> **Task goal**
Exactly the lines below from the one with "12. Lint came before test." up to and including the one with "- The budget sync took place before the retro." make up the answer, with nothing else added.

[Start of section]

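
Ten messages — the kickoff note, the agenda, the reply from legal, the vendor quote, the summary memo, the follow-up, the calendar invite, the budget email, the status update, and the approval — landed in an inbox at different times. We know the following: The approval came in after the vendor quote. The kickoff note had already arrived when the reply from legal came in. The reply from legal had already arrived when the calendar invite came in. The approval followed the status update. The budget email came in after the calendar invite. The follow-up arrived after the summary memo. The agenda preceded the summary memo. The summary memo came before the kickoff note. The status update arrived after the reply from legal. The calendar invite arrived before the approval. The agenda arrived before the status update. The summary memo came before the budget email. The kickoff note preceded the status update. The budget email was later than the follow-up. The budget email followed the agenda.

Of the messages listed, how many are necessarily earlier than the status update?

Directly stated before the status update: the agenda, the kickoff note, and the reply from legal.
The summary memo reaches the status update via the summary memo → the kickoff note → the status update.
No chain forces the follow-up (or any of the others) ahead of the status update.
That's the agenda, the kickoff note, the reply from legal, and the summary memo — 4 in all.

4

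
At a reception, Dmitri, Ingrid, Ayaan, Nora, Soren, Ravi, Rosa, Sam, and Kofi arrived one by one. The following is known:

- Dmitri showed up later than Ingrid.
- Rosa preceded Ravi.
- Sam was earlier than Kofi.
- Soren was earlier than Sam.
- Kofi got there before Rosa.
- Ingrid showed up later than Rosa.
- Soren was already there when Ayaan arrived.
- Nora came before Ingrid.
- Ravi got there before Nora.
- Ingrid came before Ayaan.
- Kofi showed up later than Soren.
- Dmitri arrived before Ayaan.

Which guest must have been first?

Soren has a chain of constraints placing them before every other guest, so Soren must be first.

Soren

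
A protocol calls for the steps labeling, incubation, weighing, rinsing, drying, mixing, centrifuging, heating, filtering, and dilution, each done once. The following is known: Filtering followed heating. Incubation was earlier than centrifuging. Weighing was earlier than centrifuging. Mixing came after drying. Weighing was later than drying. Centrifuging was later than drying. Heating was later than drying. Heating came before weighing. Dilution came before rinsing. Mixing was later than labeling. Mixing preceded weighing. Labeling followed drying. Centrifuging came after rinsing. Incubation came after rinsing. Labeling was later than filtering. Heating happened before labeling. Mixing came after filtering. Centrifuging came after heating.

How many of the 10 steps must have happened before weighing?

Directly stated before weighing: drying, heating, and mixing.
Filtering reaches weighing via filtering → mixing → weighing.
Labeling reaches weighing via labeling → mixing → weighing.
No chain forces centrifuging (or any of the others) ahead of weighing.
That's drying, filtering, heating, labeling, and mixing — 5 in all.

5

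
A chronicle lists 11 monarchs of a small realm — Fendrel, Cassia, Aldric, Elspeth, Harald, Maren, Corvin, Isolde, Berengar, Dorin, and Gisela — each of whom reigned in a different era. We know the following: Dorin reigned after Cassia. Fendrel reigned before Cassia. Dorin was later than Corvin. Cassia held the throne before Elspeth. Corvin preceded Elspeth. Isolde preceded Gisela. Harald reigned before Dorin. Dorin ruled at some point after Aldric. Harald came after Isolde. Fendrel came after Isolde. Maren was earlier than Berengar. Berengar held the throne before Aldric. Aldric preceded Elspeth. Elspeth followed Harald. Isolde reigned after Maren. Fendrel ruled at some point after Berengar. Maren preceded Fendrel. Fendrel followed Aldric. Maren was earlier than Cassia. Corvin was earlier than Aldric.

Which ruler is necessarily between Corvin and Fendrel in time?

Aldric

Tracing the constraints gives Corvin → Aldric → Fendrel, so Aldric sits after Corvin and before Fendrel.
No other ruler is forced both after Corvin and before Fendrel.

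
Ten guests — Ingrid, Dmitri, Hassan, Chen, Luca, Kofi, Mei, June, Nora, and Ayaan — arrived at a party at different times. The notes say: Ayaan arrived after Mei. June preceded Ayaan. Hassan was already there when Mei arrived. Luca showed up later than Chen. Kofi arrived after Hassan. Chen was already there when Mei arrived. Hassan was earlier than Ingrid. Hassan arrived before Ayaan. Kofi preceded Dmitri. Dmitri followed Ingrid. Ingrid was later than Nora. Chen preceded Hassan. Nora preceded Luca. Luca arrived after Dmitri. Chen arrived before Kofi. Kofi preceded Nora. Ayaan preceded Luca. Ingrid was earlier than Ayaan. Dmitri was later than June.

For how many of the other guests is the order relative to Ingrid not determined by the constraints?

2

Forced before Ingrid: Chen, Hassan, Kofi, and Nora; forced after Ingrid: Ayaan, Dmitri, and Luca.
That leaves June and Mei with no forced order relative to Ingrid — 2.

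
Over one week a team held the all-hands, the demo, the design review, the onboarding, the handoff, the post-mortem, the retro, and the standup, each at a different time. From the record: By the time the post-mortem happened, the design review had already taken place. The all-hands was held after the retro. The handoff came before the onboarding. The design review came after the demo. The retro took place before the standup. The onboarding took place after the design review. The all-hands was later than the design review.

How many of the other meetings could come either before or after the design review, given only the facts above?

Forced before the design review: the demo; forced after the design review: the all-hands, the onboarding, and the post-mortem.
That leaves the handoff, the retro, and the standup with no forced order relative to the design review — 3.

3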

[End of section]
[Start of section]

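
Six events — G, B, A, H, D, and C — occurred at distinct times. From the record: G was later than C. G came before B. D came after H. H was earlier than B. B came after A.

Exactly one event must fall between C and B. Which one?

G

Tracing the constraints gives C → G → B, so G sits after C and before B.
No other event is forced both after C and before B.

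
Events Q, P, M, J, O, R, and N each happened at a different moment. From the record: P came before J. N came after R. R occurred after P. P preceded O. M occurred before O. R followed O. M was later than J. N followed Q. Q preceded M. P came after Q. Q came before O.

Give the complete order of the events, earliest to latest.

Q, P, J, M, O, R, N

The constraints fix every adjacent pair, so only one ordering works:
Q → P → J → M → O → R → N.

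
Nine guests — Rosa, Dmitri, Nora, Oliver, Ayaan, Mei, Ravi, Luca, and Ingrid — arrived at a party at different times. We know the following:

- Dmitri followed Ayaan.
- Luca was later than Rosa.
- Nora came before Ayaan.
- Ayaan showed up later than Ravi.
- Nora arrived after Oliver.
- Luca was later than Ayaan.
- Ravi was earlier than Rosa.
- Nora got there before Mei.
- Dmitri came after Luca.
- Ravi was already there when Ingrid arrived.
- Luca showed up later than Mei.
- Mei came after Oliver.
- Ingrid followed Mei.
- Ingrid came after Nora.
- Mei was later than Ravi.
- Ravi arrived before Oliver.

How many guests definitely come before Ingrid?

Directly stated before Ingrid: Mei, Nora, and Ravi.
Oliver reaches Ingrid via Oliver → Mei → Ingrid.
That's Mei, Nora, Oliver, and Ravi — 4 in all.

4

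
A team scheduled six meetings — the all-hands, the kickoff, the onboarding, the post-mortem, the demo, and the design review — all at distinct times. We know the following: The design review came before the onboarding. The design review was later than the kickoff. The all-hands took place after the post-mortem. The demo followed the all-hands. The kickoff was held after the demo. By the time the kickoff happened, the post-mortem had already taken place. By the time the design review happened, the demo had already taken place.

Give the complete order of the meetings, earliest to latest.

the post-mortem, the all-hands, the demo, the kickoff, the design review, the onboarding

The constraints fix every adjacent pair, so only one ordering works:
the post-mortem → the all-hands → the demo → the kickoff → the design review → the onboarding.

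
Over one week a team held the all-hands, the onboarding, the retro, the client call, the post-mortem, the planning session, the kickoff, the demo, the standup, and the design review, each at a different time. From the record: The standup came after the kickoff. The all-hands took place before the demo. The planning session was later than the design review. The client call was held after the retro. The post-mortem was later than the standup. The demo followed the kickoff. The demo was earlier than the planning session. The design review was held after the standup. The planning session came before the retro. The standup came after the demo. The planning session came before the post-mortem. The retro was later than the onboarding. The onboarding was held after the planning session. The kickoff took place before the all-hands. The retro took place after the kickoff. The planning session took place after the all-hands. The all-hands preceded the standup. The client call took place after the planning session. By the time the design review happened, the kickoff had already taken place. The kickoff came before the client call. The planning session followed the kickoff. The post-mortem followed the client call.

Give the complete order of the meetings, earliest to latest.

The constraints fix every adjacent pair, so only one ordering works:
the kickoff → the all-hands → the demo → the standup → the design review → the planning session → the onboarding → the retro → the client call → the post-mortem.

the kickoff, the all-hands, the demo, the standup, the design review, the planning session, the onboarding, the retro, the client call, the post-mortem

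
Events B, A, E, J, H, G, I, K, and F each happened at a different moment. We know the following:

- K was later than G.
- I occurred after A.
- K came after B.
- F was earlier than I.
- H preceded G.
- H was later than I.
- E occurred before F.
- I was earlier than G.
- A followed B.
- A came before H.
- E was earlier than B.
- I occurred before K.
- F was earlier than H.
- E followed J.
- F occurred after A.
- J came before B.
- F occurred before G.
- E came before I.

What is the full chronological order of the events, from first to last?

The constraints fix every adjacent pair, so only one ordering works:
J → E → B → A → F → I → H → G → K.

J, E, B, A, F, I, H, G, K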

[End of section]
[Start of section]

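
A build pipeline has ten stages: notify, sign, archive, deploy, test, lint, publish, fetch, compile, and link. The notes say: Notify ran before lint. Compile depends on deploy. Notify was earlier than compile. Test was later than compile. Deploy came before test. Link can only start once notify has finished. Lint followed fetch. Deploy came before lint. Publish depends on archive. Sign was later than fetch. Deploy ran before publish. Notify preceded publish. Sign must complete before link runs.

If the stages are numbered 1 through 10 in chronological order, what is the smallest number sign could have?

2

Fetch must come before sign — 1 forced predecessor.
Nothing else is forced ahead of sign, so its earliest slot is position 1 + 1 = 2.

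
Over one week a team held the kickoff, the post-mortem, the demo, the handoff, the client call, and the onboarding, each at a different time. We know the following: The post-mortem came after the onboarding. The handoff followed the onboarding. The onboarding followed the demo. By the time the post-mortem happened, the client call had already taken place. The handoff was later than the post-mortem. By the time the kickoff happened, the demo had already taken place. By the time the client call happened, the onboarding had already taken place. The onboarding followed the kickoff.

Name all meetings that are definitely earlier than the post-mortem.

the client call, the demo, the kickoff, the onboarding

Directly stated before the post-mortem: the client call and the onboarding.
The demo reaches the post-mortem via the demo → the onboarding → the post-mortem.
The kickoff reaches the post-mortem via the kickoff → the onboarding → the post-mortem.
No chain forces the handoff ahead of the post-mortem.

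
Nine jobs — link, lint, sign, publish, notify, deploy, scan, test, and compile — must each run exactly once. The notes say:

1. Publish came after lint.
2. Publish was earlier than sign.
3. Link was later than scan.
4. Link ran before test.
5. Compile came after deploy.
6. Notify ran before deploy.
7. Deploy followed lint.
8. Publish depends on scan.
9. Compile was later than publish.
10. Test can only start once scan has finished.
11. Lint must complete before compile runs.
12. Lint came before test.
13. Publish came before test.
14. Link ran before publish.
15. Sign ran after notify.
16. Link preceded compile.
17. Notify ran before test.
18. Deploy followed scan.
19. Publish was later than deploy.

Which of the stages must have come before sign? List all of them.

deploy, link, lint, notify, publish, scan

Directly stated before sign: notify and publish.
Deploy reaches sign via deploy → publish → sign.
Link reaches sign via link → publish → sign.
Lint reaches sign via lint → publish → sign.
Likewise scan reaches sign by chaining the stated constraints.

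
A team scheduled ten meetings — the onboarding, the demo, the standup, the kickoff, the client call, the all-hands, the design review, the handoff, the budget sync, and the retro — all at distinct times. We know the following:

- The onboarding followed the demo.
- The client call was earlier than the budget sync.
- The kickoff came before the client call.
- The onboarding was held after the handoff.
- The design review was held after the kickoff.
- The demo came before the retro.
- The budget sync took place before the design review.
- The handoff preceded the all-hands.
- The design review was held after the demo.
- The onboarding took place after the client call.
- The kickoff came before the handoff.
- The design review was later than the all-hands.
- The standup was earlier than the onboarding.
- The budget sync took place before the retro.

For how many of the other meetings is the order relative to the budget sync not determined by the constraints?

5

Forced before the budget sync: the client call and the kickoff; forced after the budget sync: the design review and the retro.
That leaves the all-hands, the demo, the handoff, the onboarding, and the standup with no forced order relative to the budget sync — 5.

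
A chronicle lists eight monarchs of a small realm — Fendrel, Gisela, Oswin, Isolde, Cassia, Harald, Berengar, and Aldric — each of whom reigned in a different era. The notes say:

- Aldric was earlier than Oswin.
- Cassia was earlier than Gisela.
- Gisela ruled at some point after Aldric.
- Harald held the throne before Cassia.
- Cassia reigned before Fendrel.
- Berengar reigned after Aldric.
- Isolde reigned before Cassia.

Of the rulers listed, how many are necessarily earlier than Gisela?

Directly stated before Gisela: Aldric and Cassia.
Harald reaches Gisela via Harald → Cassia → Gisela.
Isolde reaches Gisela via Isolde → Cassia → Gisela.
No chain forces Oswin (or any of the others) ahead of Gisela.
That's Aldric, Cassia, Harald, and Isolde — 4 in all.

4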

[End of section]

> **Exercise answer**
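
12. Lint came before test.
13. Publish came before test.
14. Link ran before publish.
15. Sign ran after notify.
16. Link preceded compile.
17. Notify ran before test.
18. Deploy followed scan.
19. Publish was later than deploy.

Which of the stages must have come before sign? List all of them.

deploy, link, lint, notify, publish, scan

Directly stated before sign: notify and publish.
Deploy reaches sign via deploy → publish → sign.
Link reaches sign via link → publish → sign.
Lint reaches sign via lint → publish → sign.
Likewise scan reaches sign by chaining the stated constraints.

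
A team scheduled ten meetings — the onboarding, the demo, the standup, the kickoff, the client call, the all-hands, the design review, the handoff, the budget sync, and the retro — all at distinct times. We know the following:

- The onboarding followed the demo.
- The client call was earlier than the budget sync.
- The kickoff came before the client call.
- The onboarding was held after the handoff.
- The design review was held after the kickoff.
- The demo came before the retro.
- The budget sync took place before the design review.
- The handoff preceded the all-hands.
- The design review was held after the demo.
- The onboarding took place after the client call.
- The kickoff came before the handoff.
- The design review was later than the all-hands.
- The standup was earlier than the onboarding.
- The budget sync took place before the retro.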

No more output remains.